• _Task objective_: Each record is to be given again without alteration.

[Stored data entries]
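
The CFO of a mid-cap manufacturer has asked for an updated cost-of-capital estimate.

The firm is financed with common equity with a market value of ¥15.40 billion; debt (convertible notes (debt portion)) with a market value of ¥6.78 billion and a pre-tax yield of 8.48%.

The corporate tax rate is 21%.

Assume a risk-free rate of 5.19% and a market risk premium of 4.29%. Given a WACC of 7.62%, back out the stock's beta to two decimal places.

Total capital V = 15.4 + 6.78 = 22.18.
Equity weight = 15.4/22.18 = 0.6943.
Convertible notes (debt portion) weight = 6.78/22.18 = 0.3057.
Debt contribution = 0.3057 × 8.48% × (1 − 21%) = 2.0478%.
Required equity contribution = 7.62% − 2.0478% = 5.5722%  ⇒  Re = 8.0254%.
CAPM: 8.0254% = 5.19% + β × 4.29%  ⇒  β = 0.6609.

0.66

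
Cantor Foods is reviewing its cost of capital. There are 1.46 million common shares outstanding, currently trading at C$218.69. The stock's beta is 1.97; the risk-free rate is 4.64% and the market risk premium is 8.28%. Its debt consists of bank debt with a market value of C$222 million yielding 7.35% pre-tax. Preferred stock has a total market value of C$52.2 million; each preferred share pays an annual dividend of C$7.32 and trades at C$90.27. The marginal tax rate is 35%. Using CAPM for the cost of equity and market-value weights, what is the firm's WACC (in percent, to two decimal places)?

13.77%

Cost of equity via CAPM: Re = 4.64% + 1.97 × 8.28% = 20.9516%.
Cost of preferred: Rp = 7.32 / 90.27 = 8.1090%.
Market value of equity E = 218.69 × 1.46m = 319.2874m.
Total capital V = 319.2874 + 52.2 + 222 = 593.4874.
Equity: weight = 319.2874/593.4874 = 0.5380; cost = 20.9516%.
Preferred: weight = 52.2/593.4874 = 0.0880; cost = 8.109%.
Bank debt: weight = 222/593.4874 = 0.3741; after-tax cost = 7.35% × (1 − 35%) = 4.7775%.
WACC = 0.5380 × 20.9516% + 0.0880 × 8.1090% + 0.3741 × 4.7775% = 13.7719%.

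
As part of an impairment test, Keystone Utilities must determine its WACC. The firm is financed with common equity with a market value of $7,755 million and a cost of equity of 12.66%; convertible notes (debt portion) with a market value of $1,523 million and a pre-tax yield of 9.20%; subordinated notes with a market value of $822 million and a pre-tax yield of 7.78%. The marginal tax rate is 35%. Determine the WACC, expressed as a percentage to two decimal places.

Total capital V = 7755 + 1523 + 822 = 10100.
Equity: weight = 7755/10100 = 0.7678; cost = 12.66%.
Convertible notes (debt portion): weight = 1523/10100 = 0.1508; after-tax cost = 9.2% × (1 − 35%) = 5.9800%.
Subordinated notes: weight = 822/10100 = 0.0814; after-tax cost = 7.78% × (1 − 35%) = 5.0570%.
WACC = 0.7678 × 12.6600% + 0.1508 × 5.9800% + 0.0814 × 5.0570% = 11.0339%.

11.03%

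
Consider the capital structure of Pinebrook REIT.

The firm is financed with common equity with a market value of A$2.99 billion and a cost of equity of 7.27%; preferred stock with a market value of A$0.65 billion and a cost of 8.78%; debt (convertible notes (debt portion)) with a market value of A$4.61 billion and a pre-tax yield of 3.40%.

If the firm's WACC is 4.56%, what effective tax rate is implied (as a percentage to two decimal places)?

35.08%

Total capital V = 2.99 + 0.65 + 4.61 = 8.25.
Equity weight = 2.99/8.25 = 0.3624.
Preferred weight = 0.65/8.25 = 0.0788.
Convertible notes (debt portion) weight = 4.61/8.25 = 0.5588.
Equity contribution = 0.3624 × 7.27% = 2.6348%.
Preferred contribution = 0.0788 × 8.78% = 0.6918%.
Debt contribution must be 4.56% − 3.3266% = 1.2334%.
0.5588 × 3.4% × (1 − T) = 1.2334%  ⇒  (1 − T) = 0.6492.
T = 35.0791%.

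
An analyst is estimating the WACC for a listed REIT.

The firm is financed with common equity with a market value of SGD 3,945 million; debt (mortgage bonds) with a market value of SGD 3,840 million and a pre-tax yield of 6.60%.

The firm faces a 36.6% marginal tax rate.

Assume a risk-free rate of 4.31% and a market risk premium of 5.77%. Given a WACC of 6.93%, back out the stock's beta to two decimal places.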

• _Response area_:
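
The CFO of a mid-cap manufacturer has asked for an updated cost-of-capital estimate.

The firm is financed with common equity with a market value of ¥15.40 billion; debt (convertible notes (debt portion)) with a market value of ¥6.78 billion and a pre-tax yield of 8.48%.

The corporate tax rate is 21%.

Assume a risk-free rate of 5.19% and a market risk premium of 4.29%. Given a WACC of 7.62%, back out the stock's beta to two decimal places.

Total capital V = 15.4 + 6.78 = 22.18.
Equity weight = 15.4/22.18 = 0.6943.
Convertible notes (debt portion) weight = 6.78/22.18 = 0.3057.
Debt contribution = 0.3057 × 8.48% × (1 − 21%) = 2.0478%.
Required equity contribution = 7.62% − 2.0478% = 5.5722%  ⇒  Re = 8.0254%.
CAPM: 8.0254% = 5.19% + β × 4.29%  ⇒  β = 0.6609.

0.66

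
Cantor Foods is reviewing its cost of capital. There are 1.46 million common shares outstanding, currently trading at C$218.69. The stock's beta is 1.97; the risk-free rate is 4.64% and the market risk premium is 8.28%. Its debt consists of bank debt with a market value of C$222 million yielding 7.35% pre-tax. Preferred stock has a total market value of C$52.2 million; each preferred share pays an annual dividend of C$7.32 and trades at C$90.27. The marginal tax rate is 35%. Using CAPM for the cost of equity and market-value weights, what is the firm's WACC (in percent, to two decimal places)?

13.77%

Cost of equity via CAPM: Re = 4.64% + 1.97 × 8.28% = 20.9516%.
Cost of preferred: Rp = 7.32 / 90.27 = 8.1090%.
Market value of equity E = 218.69 × 1.46m = 319.2874m.
Total capital V = 319.2874 + 52.2 + 222 = 593.4874.
Equity: weight = 319.2874/593.4874 = 0.5380; cost = 20.9516%.
Preferred: weight = 52.2/593.4874 = 0.0880; cost = 8.109%.
Bank debt: weight = 222/593.4874 = 0.3741; after-tax cost = 7.35% × (1 − 35%) = 4.7775%.
WACC = 0.5380 × 20.9516% + 0.0880 × 8.1090% + 0.3741 × 4.7775% = 13.7719%.

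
As part of an impairment test, Keystone Utilities must determine its WACC. The firm is financed with common equity with a market value of $7,755 million and a cost of equity of 12.66%; convertible notes (debt portion) with a market value of $1,523 million and a pre-tax yield of 9.20%; subordinated notes with a market value of $822 million and a pre-tax yield of 7.78%. The marginal tax rate is 35%. Determine the WACC, expressed as a percentage to two decimal places.

Total capital V = 7755 + 1523 + 822 = 10100.
Equity: weight = 7755/10100 = 0.7678; cost = 12.66%.
Convertible notes (debt portion): weight = 1523/10100 = 0.1508; after-tax cost = 9.2% × (1 − 35%) = 5.9800%.
Subordinated notes: weight = 822/10100 = 0.0814; after-tax cost = 7.78% × (1 − 35%) = 5.0570%.
WACC = 0.7678 × 12.6600% + 0.1508 × 5.9800% + 0.0814 × 5.0570% = 11.0339%.

11.03%

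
Consider the capital structure of Pinebrook REIT.

The firm is financed with common equity with a market value of A$2.99 billion and a cost of equity of 7.27%; preferred stock with a market value of A$0.65 billion and a cost of 8.78%; debt (convertible notes (debt portion)) with a market value of A$4.61 billion and a pre-tax yield of 3.40%.

If the firm's WACC is 4.56%, what effective tax rate is implied (as a percentage to two decimal places)?

35.08%

Total capital V = 2.99 + 0.65 + 4.61 = 8.25.
Equity weight = 2.99/8.25 = 0.3624.
Preferred weight = 0.65/8.25 = 0.0788.
Convertible notes (debt portion) weight = 4.61/8.25 = 0.5588.
Equity contribution = 0.3624 × 7.27% = 2.6348%.
Preferred contribution = 0.0788 × 8.78% = 0.6918%.
Debt contribution must be 4.56% − 3.3266% = 1.2334%.
0.5588 × 3.4% × (1 − T) = 1.2334%  ⇒  (1 − T) = 0.6492.
T = 35.0791%.

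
An analyst is estimating the WACC for a listed REIT.

The firm is financed with common equity with a market value of SGD 3,945 million; debt (mortgage bonds) with a market value of SGD 3,840 million and a pre-tax yield of 6.60%.

The firm faces a 36.6% marginal tax rate.

Assume a risk-free rate of 4.31% and a market risk premium of 5.77%. Given a WACC of 6.93%, back out the stock's beta to two decimal places.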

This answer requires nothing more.